*ASSIGNMENT*:
Retype every entry exactly, down to the last character.

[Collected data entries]
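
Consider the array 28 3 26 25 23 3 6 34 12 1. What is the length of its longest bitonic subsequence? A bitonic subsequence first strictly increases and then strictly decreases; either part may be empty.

6

One longest bitonic subsequence is 28, 26, 25, 23, 12, 1 (positions 1,3,4,5,9,10): it rises to 28 then falls. Length 6 is optimal.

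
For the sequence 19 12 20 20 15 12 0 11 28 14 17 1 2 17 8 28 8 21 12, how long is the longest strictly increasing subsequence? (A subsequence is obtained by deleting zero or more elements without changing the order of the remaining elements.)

5

Scanning left to right, the best length ending at each element is: 19→1, 12→1, 20→2, 20→2, 15→2, 12→1, 0→1, 11→2, 28→3, 14→3, 17→4, 1→2, 2→3, 17→4, 8→4, 28→5, 8→4, 21→5, 12→5.
So the longest increasing subsequence has length 5, e.g. 0, 11, 14, 17, 28.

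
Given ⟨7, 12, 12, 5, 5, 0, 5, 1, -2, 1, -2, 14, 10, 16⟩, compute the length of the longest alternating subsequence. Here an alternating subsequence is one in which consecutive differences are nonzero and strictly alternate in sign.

10

A longest alternating subsequence is 7, 12, 0, 5, -2, 1, -2, 14, 10, 16 (positions 1,2,6,7,9,10,11,12,13,14); its 9 consecutive differences strictly alternate in sign, and length 10 is optimal.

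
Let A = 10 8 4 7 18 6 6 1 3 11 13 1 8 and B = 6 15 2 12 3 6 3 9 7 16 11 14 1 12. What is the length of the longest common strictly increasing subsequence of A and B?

2

A longest common strictly increasing subsequence is 6, 11 (length 2); it appears in order in both A and B, and no longer such subsequence exists.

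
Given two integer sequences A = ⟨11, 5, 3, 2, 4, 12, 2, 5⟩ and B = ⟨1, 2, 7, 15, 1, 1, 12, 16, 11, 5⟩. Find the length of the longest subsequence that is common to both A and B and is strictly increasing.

A longest common strictly increasing subsequence is 2, 12 (length 2); it appears in order in both A and B, and no longer such subsequence exists.

2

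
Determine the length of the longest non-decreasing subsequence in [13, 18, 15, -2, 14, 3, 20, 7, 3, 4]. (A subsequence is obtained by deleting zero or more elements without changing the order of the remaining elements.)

One longest non-decreasing subsequence is -2, 3, 3, 4 (positions 4,6,9,10), of length 4; no longer one exists.

4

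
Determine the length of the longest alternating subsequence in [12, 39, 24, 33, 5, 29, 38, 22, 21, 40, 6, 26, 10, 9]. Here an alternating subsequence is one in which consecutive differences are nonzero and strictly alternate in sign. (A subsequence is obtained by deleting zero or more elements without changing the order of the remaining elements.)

11

Track the best alternating length ending on an up-step vs a down-step at each position: up/down = 1/1, 2/1, 2/3, 4/3, 1/5, 6/5, 6/3, 6/7, 6/7, 8/1, 6/9, 10/9, 10/11, 10/11.
The maximum over both is 11; one such subsequence is 12, 39, 24, 33, 5, 29, 22, 40, 6, 26, 10.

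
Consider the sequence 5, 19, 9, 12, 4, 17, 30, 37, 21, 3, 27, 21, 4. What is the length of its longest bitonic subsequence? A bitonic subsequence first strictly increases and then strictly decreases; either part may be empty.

Let inc[i] be the LIS ending at i and dec[i] the longest strictly decreasing subsequence starting at i. inc = [1, 2, 2, 3, 1, 4, 5, 6, 5, 1, 6, 5, 2], dec = [3, 4, 3, 3, 2, 2, 4, 4, 2, 1, 3, 2, 1].
max_i inc[i]+dec[i]−1 = 9, with one witness 5, 9, 12, 17, 30, 37, 27, 21, 4.

9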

*REPLY TO THE EXERCISE*:
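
Consider the array 28 3 26 25 23 3 6 34 12 1. What is the length of its longest bitonic subsequence? A bitonic subsequence first strictly increases and then strictly decreases; either part may be empty.

6

One longest bitonic subsequence is 28, 26, 25, 23, 12, 1 (positions 1,3,4,5,9,10): it rises to 28 then falls. Length 6 is optimal.

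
For the sequence 19 12 20 20 15 12 0 11 28 14 17 1 2 17 8 28 8 21 12, how long is the longest strictly increasing subsequence? (A subsequence is obtained by deleting zero or more elements without changing the order of the remaining elements.)

5

Scanning left to right, the best length ending at each element is: 19→1, 12→1, 20→2, 20→2, 15→2, 12→1, 0→1, 11→2, 28→3, 14→3, 17→4, 1→2, 2→3, 17→4, 8→4, 28→5, 8→4, 21→5, 12→5.
So the longest increasing subsequence has length 5, e.g. 0, 11, 14, 17, 28.

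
Given ⟨7, 12, 12, 5, 5, 0, 5, 1, -2, 1, -2, 14, 10, 16⟩, compute the length of the longest alternating subsequence. Here an alternating subsequence is one in which consecutive differences are nonzero and strictly alternate in sign.

10

A longest alternating subsequence is 7, 12, 0, 5, -2, 1, -2, 14, 10, 16 (positions 1,2,6,7,9,10,11,12,13,14); its 9 consecutive differences strictly alternate in sign, and length 10 is optimal.

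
Let A = 10 8 4 7 18 6 6 1 3 11 13 1 8 and B = 6 15 2 12 3 6 3 9 7 16 11 14 1 12. What is the length of the longest common strictly increasing subsequence of A and B?

2

A longest common strictly increasing subsequence is 6, 11 (length 2); it appears in order in both A and B, and no longer such subsequence exists.

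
Given two integer sequences A = ⟨11, 5, 3, 2, 4, 12, 2, 5⟩ and B = ⟨1, 2, 7, 15, 1, 1, 12, 16, 11, 5⟩. Find the length of the longest subsequence that is common to both A and B and is strictly increasing.

A longest common strictly increasing subsequence is 2, 12 (length 2); it appears in order in both A and B, and no longer such subsequence exists.

2

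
Determine the length of the longest non-decreasing subsequence in [13, 18, 15, -2, 14, 3, 20, 7, 3, 4]. (A subsequence is obtained by deleting zero or more elements without changing the order of the remaining elements.)

One longest non-decreasing subsequence is -2, 3, 3, 4 (positions 4,6,9,10), of length 4; no longer one exists.

4

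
Determine the length of the longest alternating subsequence in [12, 39, 24, 33, 5, 29, 38, 22, 21, 40, 6, 26, 10, 9]. Here an alternating subsequence is one in which consecutive differences are nonzero and strictly alternate in sign. (A subsequence is obtained by deleting zero or more elements without changing the order of the remaining elements.)

11

Track the best alternating length ending on an up-step vs a down-step at each position: up/down = 1/1, 2/1, 2/3, 4/3, 1/5, 6/5, 6/3, 6/7, 6/7, 8/1, 6/9, 10/9, 10/11, 10/11.
The maximum over both is 11; one such subsequence is 12, 39, 24, 33, 5, 29, 22, 40, 6, 26, 10.

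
Consider the sequence 5, 19, 9, 12, 4, 17, 30, 37, 21, 3, 27, 21, 4. What is the length of its longest bitonic subsequence? A bitonic subsequence first strictly increases and then strictly decreases; either part may be empty.

Let inc[i] be the LIS ending at i and dec[i] the longest strictly decreasing subsequence starting at i. inc = [1, 2, 2, 3, 1, 4, 5, 6, 5, 1, 6, 5, 2], dec = [3, 4, 3, 3, 2, 2, 4, 4, 2, 1, 3, 2, 1].
max_i inc[i]+dec[i]−1 = 9, with one witness 5, 9, 12, 17, 30, 37, 27, 21, 4.

9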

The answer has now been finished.